● **Task prompt**: What lines of the data below hold the string "candidates"? Copy each one.

● **Data records**:
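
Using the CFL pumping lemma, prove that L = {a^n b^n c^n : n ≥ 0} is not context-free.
Assume for contradiction that L is context-free, and let p ≥ 1 be the pumping length given by the pumping lemma for CFLs.
Choose s = a^p b^p c^p. Then s ∈ L and |s| = 3p ≥ p.
By the CFL pumping lemma, s = uvxyz for some u, v, x, y, z with |vxy| ≤ p, |vy| ≥ 1, and uv^i xy^i z ∈ L for every i ≥ 0.

Because |vxy| ≤ p, the window vxy cannot contain both an a and a c: any substring of s containing both must include the entire block b^p plus at least one a and one c, so it has length ≥ p + 2 > p.
Hence at least one of the letters a, c does not occur in vy at all.

Take i = 0: the string uxz is obtained from s by deleting |vy| ≥ 1 symbols, so |uxz| = 3p − |vy| < 3p.
But the letter (a or c) that does not occur in vy still occurs exactly p times in uxz. Every string of L with exactly p copies of some letter is a^p b^p c^p, of length 3p. Since |uxz| < 3p, uxz ∉ L.

This contradicts the CFL pumping lemma, which requires uv^i xy^i z ∈ L for all i ≥ 0.
Hence L = {a^n b^n c^n : n ≥ 0} is not context-free. ∎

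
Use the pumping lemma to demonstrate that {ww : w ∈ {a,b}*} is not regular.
Assume for contradiction that L is regular, and let p ≥ 1 be the pumping length given by the pumping lemma.
Choose s = a^p b a^p b. Then s ∈ L (take w = a^p b) and |s| = 2p + 2 ≥ p.
By the pumping lemma, s = xyz for some x, y, z with |xy| ≤ p, |y| ≥ 1, and xy^i z ∈ L for every i ≥ 0.
Since |xy| ≤ p and the first p symbols of s are all a's, y = a^k for some k with 1 ≤ k ≤ p.

Take i = 2: t = xy²z = a^(p + k) b a^p b.
Suppose t = uu for some string u. The string t contains exactly two b's and ends in b, so u contains exactly one b and ends in b; hence u = a^j b for some j, and uu = a^j b a^j b. Comparing with t = a^(p + k) b a^p b forces j = p + k (first block) and j = p (second block), which is impossible since k ≥ 1. So t ∉ L.

This contradicts the pumping lemma, which requires xy^i z ∈ L for all i ≥ 0.
Hence L = {ww : w ∈ {a,b}*} is not regular. ∎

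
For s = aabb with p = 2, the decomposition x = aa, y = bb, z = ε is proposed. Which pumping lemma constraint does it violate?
Violated: |xy| ≤ p

The decomposition x = aa, y = bb, z = ε for s = aabb with p = 2
violates the constraint: |xy| ≤ p

|xy| = |aabb| = 4 > 2 = p. The decomposition puts too many characters in xy.

Pumping lemma constraints:
1. xyz = s (decomposition is valid)
2. |xy| ≤ p
3. |y| > 0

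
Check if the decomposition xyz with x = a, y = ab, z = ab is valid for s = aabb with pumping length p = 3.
Violated: xyz = s

The decomposition x = a, y = ab, z = ab for s = aabb with p = 3
violates the constraint: xyz = s

xyz = 'a' + 'ab' + 'ab' = 'aabab' ≠ 'aabb' = s. The decomposition doesn't reconstruct s.

Pumping lemma constraints:
1. xyz = s (decomposition is valid)
2. |xy| ≤ p
3. |y| > 0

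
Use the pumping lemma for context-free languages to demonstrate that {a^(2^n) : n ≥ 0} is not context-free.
Assume for contradiction that L is context-free, and let p ≥ 1 be the pumping length given by the pumping lemma for CFLs.
Choose s = a^(2^p). Then s ∈ L and |s| = 2^p ≥ p.
By the CFL pumping lemma, s = uvxyz for some u, v, x, y, z with |vxy| ≤ p, |vy| ≥ 1, and uv^i xy^i z ∈ L for every i ≥ 0.
All symbols are a's, so only lengths matter: let k = |vy|, with 1 ≤ k ≤ |vxy| ≤ p < 2^p.

Take i = 2: |uv²xy²z| = 2^p + k, and 2^p < 2^p + k < 2^p + 2^p = 2^(p+1).
So the length lies strictly between consecutive powers of two and is not a power of 2; uv²xy²z ∉ L.

This contradicts the CFL pumping lemma, which requires uv^i xy^i z ∈ L for all i ≥ 0.
Hence L = {a^(2^n) : n ≥ 0} is not context-free. ∎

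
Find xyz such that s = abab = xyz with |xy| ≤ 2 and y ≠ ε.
x = '', y = 'ab', z = 'ab'

For s = abab and p = 2, one valid decomposition is:
- x = '' (length 0)
- y = 'ab' (length 2)
- z = 'ab' (length 2)

Verification:
- xyz = '' + 'ab' + 'ab' = abab ✓
- |xy| = 2 ≤ 2 ✓
- |y| = 2 > 0 ✓

All pumping lemma constraints are satisfied.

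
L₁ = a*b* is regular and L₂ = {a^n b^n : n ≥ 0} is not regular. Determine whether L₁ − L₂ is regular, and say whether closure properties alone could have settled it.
No — L₁ − L₂ is not regular.

a*b* − {a^n b^n} = {a^n b^m : n ≠ m}. If this were regular, then its complement intersected with a*b*, namely {a^n b^n : n ≥ 0}, would be regular too (closure under complement and intersection) — contradiction. So L₁ − L₂ is not regular.

Note that the bare facts "L₁ regular, L₂ non-regular" do not settle the question by themselves: the closure of regular languages under ∪, ∩, complement and difference applies only when BOTH operands are regular. With a non-regular operand the result can come out regular or non-regular depending on the specific languages, so one has to work out L₁ − L₂ for this particular pair, as above.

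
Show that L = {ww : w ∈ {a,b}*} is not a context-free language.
Assume for contradiction that L is context-free, and let p ≥ 1 be the pumping length given by the pumping lemma for CFLs.
Choose s = a^p b^p a^p b^p. Then s ∈ L (take w = a^p b^p) and |s| = 4p ≥ p.
By the CFL pumping lemma, s = uvxyz for some u, v, x, y, z with |vxy| ≤ p, |vy| ≥ 1, and uv^i xy^i z ∈ L for every i ≥ 0.

Write s as four blocks A₁ B₁ A₂ B₂ with A₁ = A₂ = a^p and B₁ = B₂ = b^p. Since |vxy| ≤ p, the window vxy lies inside at most two adjacent blocks. Take i = 0 and let t = uxz, so |t| = 4p − |vy| with 1 ≤ |vy| ≤ p. If |t| is odd, t ∉ L immediately, so assume |vy| is even (hence |vy| ≥ 2) and |t|/2 = 2p − |vy|/2, which satisfies p ≤ |t|/2 ≤ 2p − 1.

Case 1 (vxy inside A₁B₁): t = a^(p−j) b^(p−l) a^p b^p with j + l = |vy|. The second half of t has length < 2p, so it is a suffix of the trailing a^p b^p and ends in b; the first half is a^(p−j) b^(p−l) a^((j+l)/2), which ends in a because (j+l)/2 ≥ 1. The halves differ, so t ∉ L.

Case 2 (vxy inside B₁A₂, straddling the middle): t = a^p b^(p−j) a^(p−l) b^p with j + l = |vy|. If t = ww, then w is a prefix of t of length ≥ p, so w begins with a^p; and w is a suffix of t of length ≥ p, so w ends with b^p. That forces |w| ≥ 2p, contradicting |w| = |t|/2 ≤ 2p − 1. So t ∉ L.

Case 3 (vxy inside A₂B₂): t = a^p b^p a^(p−j) b^(p−l) with j + l = |vy|. The first half of t is a prefix of a^p b^p, so it begins with a; the second half is b^((j+l)/2) a^(p−j) b^(p−l), which begins with b. The halves differ, so t ∉ L.

In every case uv⁰xy⁰z = uxz ∉ L.

This contradicts the CFL pumping lemma, which requires uv^i xy^i z ∈ L for all i ≥ 0.
Hence L = {ww : w ∈ {a,b}*} is not context-free. ∎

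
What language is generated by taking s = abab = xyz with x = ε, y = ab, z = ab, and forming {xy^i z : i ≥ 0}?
{xy^i z : i ≥ 0} = {(ab)^(i+1) : i ≥ 0} = {ab, abab, ababab, ...}

With x = ε, y = ab, z = ab: Pumping 'ab' gives strings of alternating a's and b's.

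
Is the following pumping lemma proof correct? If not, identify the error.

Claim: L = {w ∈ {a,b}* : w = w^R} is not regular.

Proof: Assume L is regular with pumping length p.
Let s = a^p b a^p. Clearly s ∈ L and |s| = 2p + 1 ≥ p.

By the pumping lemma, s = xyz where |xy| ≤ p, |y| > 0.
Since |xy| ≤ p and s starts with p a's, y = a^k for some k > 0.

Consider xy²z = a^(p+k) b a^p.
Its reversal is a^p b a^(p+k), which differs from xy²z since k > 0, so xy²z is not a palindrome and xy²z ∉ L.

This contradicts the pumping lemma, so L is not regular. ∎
The proof is correct.

This proof is valid because:
1. s = a^p b a^p is in L and is chosen in terms of p, so |s| ≥ p holds for every p
2. The decomposition analysis is correct: |xy| ≤ p forces y to lie inside the leading a's
3. The contradiction is valid: a^(p+k) b a^p has more a's before the b than after it, so it is not a palindrome
4. The conclusion follows logically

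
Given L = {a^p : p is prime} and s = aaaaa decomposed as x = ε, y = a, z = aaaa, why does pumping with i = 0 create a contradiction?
xy⁰z = aaaa ∉ L

Pumping with i = 0 replaces y = a by y⁰ = ε:
- Original: s = xyz = aaaaa; aaaaa has length 5, which is prime, so it is in L
- Pumped: xy⁰z = ε · ε · aaaa = aaaa
- aaaa has length 4 = 2 × 2, which is not prime, so it is not in L

The pumping lemma would require xy⁰z ∈ L, so this decomposition yields a contradiction.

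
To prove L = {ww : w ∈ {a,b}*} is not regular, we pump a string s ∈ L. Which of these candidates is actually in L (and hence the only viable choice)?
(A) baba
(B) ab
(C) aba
(A) baba

The pumping lemma is applied to a string s that lies in L, so first check membership of each option:
- (A) baba splits into halves ba · ba, which are equal, so it is in L (w = ba) ✓
- (B) ab has length 2; its halves are a and b, which differ, so it is not in L ✗
- (C) aba has odd length 3, so it cannot be written as ww and is not in L ✗

Only (A) baba is in L, so it is the only candidate that could play the role of s.
(In a complete proof one picks s in terms of the pumping length p so that |s| ≥ p is guaranteed; a fixed string like baba illustrates the shape of such an s.)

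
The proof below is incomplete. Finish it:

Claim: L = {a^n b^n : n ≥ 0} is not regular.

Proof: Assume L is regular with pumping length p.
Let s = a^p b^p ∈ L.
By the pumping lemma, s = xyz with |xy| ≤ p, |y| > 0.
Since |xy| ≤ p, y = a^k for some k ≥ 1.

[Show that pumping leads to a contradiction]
Consider xy²z = a^(p+k) b^p.

Since k ≥ 1, we have p + k > p.
So xy²z has more a's than b's: (p+k) a's vs p b's.
This means xy²z ∉ L because a^n b^n requires equal counts.

This contradicts the pumping lemma which states xy²z ∈ L.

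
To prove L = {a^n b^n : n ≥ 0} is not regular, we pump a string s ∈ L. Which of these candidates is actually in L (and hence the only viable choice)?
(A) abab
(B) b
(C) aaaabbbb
(C) aaaabbbb

The pumping lemma is applied to a string s that lies in L, so first check membership of each option:
- (A) abab has an a after a b, so it is not of the form a^n b^n and is not in L ✗
- (B) b has 0 a's and 1 b's; 0 ≠ 1, so it is not in L ✗
- (C) aaaabbbb = a^4 b^4 has equal counts (4 = 4), so it is in L ✓

Only (C) aaaabbbb is in L, so it is the only candidate that could play the role of s.
(In a complete proof one picks s in terms of the pumping length p so that |s| ≥ p is guaranteed; a fixed string like aaaabbbb illustrates the shape of such an s.)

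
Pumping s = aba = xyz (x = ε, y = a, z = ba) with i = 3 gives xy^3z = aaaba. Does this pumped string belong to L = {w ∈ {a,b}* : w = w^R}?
No

xy³z = ε · aaa · ba = aaaba.
aaaba reversed is abaaa ≠ aaaba, so it is not a palindrome and is not in L.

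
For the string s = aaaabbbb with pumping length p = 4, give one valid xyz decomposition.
x = 'a', y = 'a', z = 'aabbbb'

For s = aaaabbbb and p = 4, one valid decomposition is:
- x = 'a' (length 1)
- y = 'a' (length 1)
- z = 'aabbbb' (length 6)

Verification:
- xyz = 'a' + 'a' + 'aabbbb' = aaaabbbb ✓
- |xy| = 2 ≤ 4 ✓
- |y| = 1 > 0 ✓

All pumping lemma constraints are satisfied.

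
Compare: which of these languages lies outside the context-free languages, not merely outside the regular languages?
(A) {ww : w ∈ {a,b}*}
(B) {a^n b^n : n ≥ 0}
(A) {ww : w ∈ {a,b}*}

(A) {ww : w ∈ {a,b}*} requires the CFL pumping lemma.

- {a^n b^n : n ≥ 0} is context-free (but not regular)
  • Can be shown non-regular with the regular pumping lemma
  • After pumping, the number of a's and b's become unequal

- {ww : w ∈ {a,b}*} is NOT context-free
  • Requires the CFL pumping lemma to prove
  • Even a PDA cannot compare two arbitrary halves symbol by symbol; CFL pumping on a^p b^p a^p b^p fails

The CFL pumping lemma is "stronger" in that it can prove non-membership
in the larger class of context-free languages.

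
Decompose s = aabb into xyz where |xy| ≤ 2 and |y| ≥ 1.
x = '', y = 'a', z = 'abb'

For s = aabb and p = 2, one valid decomposition is:
- x = '' (length 0)
- y = 'a' (length 1)
- z = 'abb' (length 3)

Verification:
- xyz = '' + 'a' + 'abb' = aabb ✓
- |xy| = 1 ≤ 2 ✓
- |y| = 1 > 0 ✓

All pumping lemma constraints are satisfied.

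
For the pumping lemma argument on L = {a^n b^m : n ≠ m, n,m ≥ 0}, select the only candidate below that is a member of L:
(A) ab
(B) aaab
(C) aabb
(B) aaab

The pumping lemma is applied to a string s that lies in L, so first check membership of each option:
- (A) ab = a^1 b^1 has n = m = 1, so it is not in L ✗
- (B) aaab = a^3 b^1 with 3 ≠ 1, so it is in L ✓
- (C) aabb = a^2 b^2 has n = m = 2, so it is not in L ✗

Only (B) aaab is in L, so it is the only candidate that could play the role of s.
(In a complete proof one picks s in terms of the pumping length p so that |s| ≥ p is guaranteed; a fixed string like aaab illustrates the shape of such an s.)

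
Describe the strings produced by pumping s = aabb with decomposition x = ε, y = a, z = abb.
{xy^i z : i ≥ 0} = {a^(i+1) b^2 : i ≥ 0} = {abb, aabb, aaabb, ...}

With x = ε, y = a, z = abb: Starting with aabb and pumping the first 'a' (z = abb keeps the second 'a'), we get strings with i+1 a's followed by 2 b's for i = 0, 1, 2, ...; note bb is not produced because z always contributes one a.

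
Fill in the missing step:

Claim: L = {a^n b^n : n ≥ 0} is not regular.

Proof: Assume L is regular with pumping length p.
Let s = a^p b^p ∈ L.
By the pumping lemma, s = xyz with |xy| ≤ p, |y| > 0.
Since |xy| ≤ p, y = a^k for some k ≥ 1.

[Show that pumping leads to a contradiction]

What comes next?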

● **Solution to the exercise**:
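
To prove L = {ww : w ∈ {a,b}*} is not regular, we pump a string s ∈ L. Which of these candidates is actually in L (and hence the only viable choice)?
To prove L = {a^n b^n : n ≥ 0} is not regular, we pump a string s ∈ L. Which of these candidates is actually in L (and hence the only viable choice)?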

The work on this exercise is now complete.